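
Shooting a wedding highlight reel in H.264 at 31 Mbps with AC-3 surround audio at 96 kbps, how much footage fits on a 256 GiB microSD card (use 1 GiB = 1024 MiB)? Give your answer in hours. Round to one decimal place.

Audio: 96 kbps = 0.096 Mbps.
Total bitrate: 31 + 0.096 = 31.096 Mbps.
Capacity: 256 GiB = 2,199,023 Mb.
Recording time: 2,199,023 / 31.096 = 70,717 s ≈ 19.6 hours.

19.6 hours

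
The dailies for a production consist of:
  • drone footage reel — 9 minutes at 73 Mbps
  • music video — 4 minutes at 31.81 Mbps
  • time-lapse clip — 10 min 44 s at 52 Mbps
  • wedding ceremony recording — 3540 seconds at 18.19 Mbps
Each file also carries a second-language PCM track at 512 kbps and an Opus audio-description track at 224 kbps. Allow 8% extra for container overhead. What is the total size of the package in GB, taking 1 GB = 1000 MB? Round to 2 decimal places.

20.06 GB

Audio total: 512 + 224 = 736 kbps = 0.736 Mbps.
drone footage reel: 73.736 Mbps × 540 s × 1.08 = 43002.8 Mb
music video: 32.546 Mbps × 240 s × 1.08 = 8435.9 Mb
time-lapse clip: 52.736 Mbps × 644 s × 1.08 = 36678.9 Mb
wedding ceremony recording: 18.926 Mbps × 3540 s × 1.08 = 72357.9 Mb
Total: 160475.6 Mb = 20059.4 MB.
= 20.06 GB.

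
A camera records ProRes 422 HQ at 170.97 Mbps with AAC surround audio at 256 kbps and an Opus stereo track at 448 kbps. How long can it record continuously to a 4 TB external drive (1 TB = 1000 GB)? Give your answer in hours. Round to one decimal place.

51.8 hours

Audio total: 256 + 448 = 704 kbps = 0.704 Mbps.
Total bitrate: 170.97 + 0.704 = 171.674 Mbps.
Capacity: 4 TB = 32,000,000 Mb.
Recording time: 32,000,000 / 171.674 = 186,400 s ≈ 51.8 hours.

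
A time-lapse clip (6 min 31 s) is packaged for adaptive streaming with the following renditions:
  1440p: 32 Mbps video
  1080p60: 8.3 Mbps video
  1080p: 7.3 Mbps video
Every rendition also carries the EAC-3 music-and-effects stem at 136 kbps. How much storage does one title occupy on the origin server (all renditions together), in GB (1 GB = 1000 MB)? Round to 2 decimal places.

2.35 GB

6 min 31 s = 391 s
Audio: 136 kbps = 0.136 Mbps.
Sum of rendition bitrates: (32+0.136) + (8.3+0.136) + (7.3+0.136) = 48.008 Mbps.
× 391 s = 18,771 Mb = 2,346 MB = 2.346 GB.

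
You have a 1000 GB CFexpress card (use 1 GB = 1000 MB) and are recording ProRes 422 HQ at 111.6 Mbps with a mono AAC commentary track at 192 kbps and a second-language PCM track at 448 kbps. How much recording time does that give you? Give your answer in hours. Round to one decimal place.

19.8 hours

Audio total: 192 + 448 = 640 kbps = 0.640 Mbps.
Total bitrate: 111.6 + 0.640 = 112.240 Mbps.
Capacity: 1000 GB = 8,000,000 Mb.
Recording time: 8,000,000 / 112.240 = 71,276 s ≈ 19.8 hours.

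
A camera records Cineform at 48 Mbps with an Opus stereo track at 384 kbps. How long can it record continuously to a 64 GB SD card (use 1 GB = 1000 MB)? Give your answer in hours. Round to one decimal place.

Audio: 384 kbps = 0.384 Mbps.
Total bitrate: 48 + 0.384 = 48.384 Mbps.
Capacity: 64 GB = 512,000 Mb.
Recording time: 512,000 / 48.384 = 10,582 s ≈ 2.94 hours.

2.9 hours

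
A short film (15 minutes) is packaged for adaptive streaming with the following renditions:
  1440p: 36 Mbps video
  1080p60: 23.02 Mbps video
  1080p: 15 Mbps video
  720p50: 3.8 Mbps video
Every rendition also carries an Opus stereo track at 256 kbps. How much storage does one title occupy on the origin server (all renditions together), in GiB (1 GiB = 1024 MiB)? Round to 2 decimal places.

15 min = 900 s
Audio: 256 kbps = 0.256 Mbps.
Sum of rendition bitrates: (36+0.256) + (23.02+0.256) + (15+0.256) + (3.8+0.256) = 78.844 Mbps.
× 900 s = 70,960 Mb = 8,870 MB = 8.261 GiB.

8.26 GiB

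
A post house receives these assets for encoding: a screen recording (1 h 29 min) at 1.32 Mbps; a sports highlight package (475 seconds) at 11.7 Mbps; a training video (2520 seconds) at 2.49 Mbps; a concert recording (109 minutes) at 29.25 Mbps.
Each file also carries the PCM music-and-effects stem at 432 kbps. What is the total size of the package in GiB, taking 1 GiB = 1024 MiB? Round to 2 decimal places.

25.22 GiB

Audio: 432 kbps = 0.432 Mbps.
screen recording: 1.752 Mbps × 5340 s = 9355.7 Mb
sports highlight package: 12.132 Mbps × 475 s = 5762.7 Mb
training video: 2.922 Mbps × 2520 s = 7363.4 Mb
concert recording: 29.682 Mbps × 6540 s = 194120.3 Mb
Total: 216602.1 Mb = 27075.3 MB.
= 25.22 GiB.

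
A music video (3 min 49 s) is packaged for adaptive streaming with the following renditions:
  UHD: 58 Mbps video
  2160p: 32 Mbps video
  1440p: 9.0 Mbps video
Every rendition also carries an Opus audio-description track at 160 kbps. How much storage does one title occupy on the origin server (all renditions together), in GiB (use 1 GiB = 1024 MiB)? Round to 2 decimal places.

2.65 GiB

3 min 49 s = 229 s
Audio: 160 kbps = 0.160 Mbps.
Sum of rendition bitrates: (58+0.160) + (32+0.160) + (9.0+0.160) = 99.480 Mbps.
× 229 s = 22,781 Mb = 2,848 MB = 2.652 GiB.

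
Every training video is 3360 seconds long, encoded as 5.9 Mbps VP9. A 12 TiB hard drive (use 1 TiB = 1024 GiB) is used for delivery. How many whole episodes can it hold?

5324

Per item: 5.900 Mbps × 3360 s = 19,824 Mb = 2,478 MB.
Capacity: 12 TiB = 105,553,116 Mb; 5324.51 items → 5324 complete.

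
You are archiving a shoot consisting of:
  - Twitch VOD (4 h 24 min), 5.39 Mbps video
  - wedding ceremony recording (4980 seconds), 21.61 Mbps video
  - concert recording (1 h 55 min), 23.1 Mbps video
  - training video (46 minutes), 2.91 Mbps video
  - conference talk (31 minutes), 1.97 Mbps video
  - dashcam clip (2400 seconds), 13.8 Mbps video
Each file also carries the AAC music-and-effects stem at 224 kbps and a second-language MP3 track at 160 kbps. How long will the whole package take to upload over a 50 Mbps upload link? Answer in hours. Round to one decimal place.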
---
[TASK]: Begin with the line that has "minutes at 73 Mbps" in the listing above and end after the line that has "1080p: 7.3 Mbps video"; output those lines exactly.

[RESPONSE BOX]:
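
  • drone footage reel — 9 minutes at 73 Mbps
  • music video — 4 minutes at 31.81 Mbps
  • time-lapse clip — 10 min 44 s at 52 Mbps
  • wedding ceremony recording — 3540 seconds at 18.19 Mbps
Each file also carries a second-language PCM track at 512 kbps and an Opus audio-description track at 224 kbps. Allow 8% extra for container overhead. What is the total size of the package in GB, taking 1 GB = 1000 MB? Round to 2 decimal places.

20.06 GB

Audio total: 512 + 224 = 736 kbps = 0.736 Mbps.
drone footage reel: 73.736 Mbps × 540 s × 1.08 = 43002.8 Mb
music video: 32.546 Mbps × 240 s × 1.08 = 8435.9 Mb
time-lapse clip: 52.736 Mbps × 644 s × 1.08 = 36678.9 Mb
wedding ceremony recording: 18.926 Mbps × 3540 s × 1.08 = 72357.9 Mb
Total: 160475.6 Mb = 20059.4 MB.
= 20.06 GB.

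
A camera records ProRes 422 HQ at 170.97 Mbps with AAC surround audio at 256 kbps and an Opus stereo track at 448 kbps. How long can it record continuously to a 4 TB external drive (1 TB = 1000 GB)? Give your answer in hours. Round to one decimal place.

51.8 hours

Audio total: 256 + 448 = 704 kbps = 0.704 Mbps.
Total bitrate: 170.97 + 0.704 = 171.674 Mbps.
Capacity: 4 TB = 32,000,000 Mb.
Recording time: 32,000,000 / 171.674 = 186,400 s ≈ 51.8 hours.

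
A time-lapse clip (6 min 31 s) is packaged for adaptive streaming with the following renditions:
  1440p: 32 Mbps video
  1080p60: 8.3 Mbps video
  1080p: 7.3 Mbps video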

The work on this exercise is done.